Would you please set down the lines of the data from the one containing "Consider Ł3 with" to the final line, exactly and only those?

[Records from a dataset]
++++++++++++++++++++

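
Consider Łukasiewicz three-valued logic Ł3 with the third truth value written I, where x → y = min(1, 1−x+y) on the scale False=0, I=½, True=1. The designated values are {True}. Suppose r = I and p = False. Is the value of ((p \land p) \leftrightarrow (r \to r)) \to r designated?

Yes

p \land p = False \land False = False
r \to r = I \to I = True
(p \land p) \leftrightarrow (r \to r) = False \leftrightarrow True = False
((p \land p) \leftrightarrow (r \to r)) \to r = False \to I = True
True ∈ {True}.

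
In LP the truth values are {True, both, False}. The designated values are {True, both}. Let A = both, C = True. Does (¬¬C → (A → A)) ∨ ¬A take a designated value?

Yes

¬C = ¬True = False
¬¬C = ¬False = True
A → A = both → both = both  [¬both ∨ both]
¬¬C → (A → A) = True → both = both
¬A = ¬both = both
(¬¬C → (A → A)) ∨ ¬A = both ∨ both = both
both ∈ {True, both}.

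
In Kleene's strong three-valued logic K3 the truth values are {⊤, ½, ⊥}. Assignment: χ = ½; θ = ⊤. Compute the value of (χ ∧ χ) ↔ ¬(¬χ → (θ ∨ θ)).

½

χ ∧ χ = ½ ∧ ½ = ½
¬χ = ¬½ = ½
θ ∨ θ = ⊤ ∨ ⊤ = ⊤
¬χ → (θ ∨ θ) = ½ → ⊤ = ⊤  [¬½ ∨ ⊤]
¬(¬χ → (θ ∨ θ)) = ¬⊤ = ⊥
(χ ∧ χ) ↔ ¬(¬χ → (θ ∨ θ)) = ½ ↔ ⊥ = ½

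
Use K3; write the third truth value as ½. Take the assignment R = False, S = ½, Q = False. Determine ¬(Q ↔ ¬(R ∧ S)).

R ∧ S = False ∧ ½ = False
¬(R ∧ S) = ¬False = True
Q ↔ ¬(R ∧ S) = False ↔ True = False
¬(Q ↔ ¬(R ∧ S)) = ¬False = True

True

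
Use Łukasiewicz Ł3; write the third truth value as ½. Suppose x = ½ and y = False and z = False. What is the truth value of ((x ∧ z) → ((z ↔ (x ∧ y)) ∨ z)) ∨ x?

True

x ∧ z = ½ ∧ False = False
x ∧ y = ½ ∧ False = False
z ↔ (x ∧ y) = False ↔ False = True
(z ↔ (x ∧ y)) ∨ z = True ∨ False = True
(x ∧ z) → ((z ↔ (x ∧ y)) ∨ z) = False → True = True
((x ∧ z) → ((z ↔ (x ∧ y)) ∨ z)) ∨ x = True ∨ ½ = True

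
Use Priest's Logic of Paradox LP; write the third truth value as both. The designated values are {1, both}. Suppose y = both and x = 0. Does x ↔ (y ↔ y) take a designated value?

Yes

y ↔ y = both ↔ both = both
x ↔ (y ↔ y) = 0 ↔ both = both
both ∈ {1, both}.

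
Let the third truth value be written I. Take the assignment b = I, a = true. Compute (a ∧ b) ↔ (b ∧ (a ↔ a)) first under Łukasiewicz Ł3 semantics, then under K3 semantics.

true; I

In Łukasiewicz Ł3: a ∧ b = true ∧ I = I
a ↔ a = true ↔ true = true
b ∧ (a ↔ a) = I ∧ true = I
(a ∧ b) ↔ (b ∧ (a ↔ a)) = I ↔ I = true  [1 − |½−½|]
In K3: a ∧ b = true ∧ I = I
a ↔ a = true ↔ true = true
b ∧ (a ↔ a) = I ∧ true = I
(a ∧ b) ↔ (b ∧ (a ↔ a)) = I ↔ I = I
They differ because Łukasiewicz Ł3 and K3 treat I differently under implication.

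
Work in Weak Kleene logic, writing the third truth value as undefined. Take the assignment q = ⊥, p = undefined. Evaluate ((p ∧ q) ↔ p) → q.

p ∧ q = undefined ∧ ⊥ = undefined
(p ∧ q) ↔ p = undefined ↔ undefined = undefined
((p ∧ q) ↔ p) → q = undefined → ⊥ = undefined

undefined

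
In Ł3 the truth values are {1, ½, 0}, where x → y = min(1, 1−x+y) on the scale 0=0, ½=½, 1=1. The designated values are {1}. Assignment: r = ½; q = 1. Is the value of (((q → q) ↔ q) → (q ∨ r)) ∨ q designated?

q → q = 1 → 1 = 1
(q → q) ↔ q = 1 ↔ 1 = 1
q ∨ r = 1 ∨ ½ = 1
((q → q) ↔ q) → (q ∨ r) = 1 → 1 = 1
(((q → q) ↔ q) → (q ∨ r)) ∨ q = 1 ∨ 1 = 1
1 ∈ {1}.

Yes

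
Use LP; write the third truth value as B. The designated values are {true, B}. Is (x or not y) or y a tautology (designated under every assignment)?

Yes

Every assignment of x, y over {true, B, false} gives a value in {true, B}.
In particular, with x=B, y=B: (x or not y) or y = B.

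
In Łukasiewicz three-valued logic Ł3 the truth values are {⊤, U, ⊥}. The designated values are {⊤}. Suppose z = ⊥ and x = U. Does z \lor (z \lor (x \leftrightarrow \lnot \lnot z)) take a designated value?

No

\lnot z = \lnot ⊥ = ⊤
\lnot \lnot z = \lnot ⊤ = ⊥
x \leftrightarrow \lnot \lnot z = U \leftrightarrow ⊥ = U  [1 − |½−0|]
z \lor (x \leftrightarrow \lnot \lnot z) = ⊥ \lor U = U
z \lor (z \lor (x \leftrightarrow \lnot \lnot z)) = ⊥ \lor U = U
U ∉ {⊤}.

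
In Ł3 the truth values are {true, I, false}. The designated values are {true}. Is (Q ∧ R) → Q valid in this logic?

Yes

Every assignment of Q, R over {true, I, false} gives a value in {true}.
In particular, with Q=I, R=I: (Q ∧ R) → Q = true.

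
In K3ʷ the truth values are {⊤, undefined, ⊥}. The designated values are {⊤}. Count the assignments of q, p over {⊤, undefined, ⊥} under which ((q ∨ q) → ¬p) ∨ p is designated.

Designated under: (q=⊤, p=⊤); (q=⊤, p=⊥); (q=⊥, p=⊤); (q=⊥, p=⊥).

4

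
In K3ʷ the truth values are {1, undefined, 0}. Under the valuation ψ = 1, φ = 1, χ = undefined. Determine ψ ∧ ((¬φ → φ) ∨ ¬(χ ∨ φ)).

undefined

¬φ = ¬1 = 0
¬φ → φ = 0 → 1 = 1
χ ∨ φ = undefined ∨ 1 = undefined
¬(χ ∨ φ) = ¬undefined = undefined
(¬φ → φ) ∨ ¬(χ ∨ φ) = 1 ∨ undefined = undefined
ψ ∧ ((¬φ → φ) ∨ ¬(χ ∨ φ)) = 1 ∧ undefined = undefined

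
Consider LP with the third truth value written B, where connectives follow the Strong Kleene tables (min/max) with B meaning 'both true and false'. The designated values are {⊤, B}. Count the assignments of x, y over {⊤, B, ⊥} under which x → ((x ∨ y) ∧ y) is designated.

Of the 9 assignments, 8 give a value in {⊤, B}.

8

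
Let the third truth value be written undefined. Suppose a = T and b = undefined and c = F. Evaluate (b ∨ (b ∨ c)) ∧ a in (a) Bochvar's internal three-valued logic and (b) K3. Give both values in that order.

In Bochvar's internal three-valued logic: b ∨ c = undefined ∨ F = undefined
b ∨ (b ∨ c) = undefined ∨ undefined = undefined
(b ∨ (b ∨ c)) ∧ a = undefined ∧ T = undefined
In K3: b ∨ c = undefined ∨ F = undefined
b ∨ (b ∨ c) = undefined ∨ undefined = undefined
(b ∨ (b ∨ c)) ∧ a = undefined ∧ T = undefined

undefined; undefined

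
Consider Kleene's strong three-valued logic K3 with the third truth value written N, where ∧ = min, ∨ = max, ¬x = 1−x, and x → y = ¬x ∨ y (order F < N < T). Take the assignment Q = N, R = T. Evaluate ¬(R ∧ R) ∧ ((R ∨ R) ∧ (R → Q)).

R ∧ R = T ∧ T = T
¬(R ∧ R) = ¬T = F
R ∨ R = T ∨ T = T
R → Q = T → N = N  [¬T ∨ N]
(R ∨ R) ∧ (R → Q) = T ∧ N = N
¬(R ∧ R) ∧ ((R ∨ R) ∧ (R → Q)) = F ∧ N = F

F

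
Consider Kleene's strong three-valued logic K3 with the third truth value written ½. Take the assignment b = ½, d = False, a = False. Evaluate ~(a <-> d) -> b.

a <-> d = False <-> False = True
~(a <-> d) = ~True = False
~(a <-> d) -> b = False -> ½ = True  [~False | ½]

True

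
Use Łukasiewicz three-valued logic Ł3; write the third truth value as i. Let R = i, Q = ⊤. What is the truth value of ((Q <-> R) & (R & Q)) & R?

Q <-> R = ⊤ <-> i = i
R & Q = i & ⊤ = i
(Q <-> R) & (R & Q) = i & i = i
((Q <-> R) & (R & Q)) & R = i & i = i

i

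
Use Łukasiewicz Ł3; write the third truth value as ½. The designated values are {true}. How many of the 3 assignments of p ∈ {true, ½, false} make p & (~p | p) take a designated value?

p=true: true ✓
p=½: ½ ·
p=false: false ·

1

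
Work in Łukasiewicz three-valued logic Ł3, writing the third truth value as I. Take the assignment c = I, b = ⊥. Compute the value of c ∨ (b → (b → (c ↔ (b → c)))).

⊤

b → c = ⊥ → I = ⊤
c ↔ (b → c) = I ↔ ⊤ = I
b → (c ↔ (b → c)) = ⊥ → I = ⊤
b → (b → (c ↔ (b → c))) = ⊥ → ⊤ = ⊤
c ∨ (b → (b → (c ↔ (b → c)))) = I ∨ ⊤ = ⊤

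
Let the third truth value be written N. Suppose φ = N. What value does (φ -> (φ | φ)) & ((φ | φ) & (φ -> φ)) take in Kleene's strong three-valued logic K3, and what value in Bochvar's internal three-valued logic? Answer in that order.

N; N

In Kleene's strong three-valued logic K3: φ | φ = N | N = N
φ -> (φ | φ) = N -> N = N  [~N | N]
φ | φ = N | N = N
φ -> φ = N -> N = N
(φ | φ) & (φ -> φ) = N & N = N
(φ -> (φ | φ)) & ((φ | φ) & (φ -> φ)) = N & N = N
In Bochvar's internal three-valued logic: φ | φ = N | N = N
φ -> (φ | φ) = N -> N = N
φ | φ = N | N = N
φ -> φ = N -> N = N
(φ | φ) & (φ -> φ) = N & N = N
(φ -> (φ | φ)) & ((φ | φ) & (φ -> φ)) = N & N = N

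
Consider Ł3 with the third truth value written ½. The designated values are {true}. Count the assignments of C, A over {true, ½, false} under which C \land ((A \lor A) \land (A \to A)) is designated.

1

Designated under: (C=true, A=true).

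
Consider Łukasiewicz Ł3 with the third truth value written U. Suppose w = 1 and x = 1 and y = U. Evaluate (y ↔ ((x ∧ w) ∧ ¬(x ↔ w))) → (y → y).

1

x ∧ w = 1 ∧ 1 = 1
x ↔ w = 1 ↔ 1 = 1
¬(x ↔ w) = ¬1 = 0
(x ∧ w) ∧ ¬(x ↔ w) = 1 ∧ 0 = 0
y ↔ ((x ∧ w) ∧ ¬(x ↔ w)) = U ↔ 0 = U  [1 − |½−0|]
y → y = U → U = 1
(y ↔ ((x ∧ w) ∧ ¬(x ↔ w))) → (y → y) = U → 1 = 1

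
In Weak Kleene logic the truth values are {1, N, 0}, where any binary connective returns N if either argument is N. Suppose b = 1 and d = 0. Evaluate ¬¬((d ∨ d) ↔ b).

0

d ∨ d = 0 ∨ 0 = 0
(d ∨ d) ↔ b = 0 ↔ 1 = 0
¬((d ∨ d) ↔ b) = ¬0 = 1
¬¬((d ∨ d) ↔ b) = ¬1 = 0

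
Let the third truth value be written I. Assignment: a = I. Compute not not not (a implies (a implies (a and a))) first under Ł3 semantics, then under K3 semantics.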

++++++++++++++++++++

_Answer area_
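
Consider Ł3 with the third truth value written ½. The designated values are {true}. Count the assignments of C, A over {true, ½, false} under which C \land ((A \lor A) \land (A \to A)) is designated.

1

Designated under: (C=true, A=true).

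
Consider Łukasiewicz Ł3 with the third truth value written U. Suppose w = 1 and x = 1 and y = U. Evaluate (y ↔ ((x ∧ w) ∧ ¬(x ↔ w))) → (y → y).

1

x ∧ w = 1 ∧ 1 = 1
x ↔ w = 1 ↔ 1 = 1
¬(x ↔ w) = ¬1 = 0
(x ∧ w) ∧ ¬(x ↔ w) = 1 ∧ 0 = 0
y ↔ ((x ∧ w) ∧ ¬(x ↔ w)) = U ↔ 0 = U  [1 − |½−0|]
y → y = U → U = 1
(y ↔ ((x ∧ w) ∧ ¬(x ↔ w))) → (y → y) = U → 1 = 1

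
In Weak Kleene logic the truth values are {1, N, 0}, where any binary connective returns N if either argument is N. Suppose b = 1 and d = 0. Evaluate ¬¬((d ∨ d) ↔ b).

0

d ∨ d = 0 ∨ 0 = 0
(d ∨ d) ↔ b = 0 ↔ 1 = 0
¬((d ∨ d) ↔ b) = ¬0 = 1
¬¬((d ∨ d) ↔ b) = ¬1 = 0

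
Let the third truth value be written I. Assignment: a = I. Compute not not not (a implies (a implies (a and a))) first under Ł3 semantics, then under K3 semantics.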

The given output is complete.